Exactly how many lines in the entries contain "sorted"? Give that number alone.

-------

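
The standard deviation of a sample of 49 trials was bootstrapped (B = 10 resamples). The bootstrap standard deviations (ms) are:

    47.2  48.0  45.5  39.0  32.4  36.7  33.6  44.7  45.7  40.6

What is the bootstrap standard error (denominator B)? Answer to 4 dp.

SE* = 5.4193

Bootstrap SE is the standard deviation of the 10 replicate standard deviations.
Mean of replicates: (47.2 + 48.0 + 45.5 + 39.0 + 32.4 + 36.7 + 33.6 + 44.7 + 45.7 + 40.6) / 10 = 413.40000 / 10 = 41.34000
Sum of squared deviations: (+5.86000)² + (+6.66000)² + (+4.16000)² + (−2.34000)² + (−8.94000)² + (−4.64000)² + (−7.74000)² + (+3.36000)² + (+4.36000)² + (−0.74000)² = 293.68400
Variance = 293.68400 / 10 = 29.36840
SE* = √29.36840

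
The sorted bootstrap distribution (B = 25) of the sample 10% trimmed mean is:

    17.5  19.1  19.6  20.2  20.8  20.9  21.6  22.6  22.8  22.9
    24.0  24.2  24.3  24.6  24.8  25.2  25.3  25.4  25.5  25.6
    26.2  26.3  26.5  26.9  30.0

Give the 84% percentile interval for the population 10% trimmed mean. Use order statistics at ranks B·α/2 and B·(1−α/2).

(19.1, 26.5)

α = 0.16; lower rank = 25 × 0.080 = 2; upper rank = 25 × 0.920 = 23.
The 2nd smallest replicate is 19.1; the 23rd is 26.5.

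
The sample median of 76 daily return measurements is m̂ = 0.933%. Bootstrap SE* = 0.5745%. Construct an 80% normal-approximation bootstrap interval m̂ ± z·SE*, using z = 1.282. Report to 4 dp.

(0.1965, 1.6695)

Margin = 1.282 × 0.5745 = 0.73651
Interval: 0.933 ± 0.73651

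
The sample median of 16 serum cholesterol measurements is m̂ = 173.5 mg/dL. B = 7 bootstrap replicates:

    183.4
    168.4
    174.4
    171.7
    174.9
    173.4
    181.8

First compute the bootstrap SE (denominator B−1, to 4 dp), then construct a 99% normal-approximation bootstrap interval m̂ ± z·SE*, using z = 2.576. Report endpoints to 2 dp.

(159.67, 187.33)

Mean of replicates = 175.4286; sum of squared deviations = 172.8943; SE* = √(172.8943/6) = 5.3680
Margin = 2.576 × 5.3680 = 13.828
Interval: 173.5 ± 13.828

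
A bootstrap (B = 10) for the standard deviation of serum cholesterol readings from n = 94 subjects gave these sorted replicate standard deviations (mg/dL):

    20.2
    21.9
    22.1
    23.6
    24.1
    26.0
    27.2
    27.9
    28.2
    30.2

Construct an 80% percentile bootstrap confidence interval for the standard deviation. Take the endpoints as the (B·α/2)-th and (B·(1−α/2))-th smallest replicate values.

(20.2, 28.2)

α = 0.20; lower rank = 10 × 0.100 = 1; upper rank = 10 × 0.900 = 9.
The 1st smallest replicate is 20.2; the 9th is 28.2.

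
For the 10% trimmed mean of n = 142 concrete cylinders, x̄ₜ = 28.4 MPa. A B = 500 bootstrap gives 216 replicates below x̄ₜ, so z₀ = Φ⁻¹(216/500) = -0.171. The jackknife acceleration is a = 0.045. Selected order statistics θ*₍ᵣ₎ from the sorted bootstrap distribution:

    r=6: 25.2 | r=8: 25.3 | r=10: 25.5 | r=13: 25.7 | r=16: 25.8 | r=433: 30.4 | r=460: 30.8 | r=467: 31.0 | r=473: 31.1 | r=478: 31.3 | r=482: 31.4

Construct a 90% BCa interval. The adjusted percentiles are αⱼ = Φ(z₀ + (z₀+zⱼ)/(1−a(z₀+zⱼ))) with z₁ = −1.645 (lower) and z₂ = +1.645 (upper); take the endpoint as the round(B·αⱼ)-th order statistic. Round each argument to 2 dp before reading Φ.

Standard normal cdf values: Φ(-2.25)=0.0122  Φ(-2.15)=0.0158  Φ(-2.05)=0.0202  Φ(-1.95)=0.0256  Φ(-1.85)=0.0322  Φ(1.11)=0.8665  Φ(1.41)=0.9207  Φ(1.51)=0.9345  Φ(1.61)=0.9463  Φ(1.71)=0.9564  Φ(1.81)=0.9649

Lower: z₀ + z₁ = -0.171 + (-1.645) = -1.816; 1 − a(z₀+z₁) = 1 − (0.045)(-1.816) = 1.0817; argument = -0.171 + (-1.816)/1.0817 = -1.8498 → -1.85.
α₁ = Φ(-1.85) = 0.0322; rank = round(500 × 0.0322) = 16; θ*₍16₎ = 25.8.
Upper: z₀ + z₂ = 1.474; 1 − a(z₀+z₂) = 0.9337; argument = 1.4077 → 1.41; α₂ = 0.9207; rank = 460; θ*₍460₎ = 30.8.

(25.8, 30.8)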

-------

ANSWER TO THE PROBLEM: 3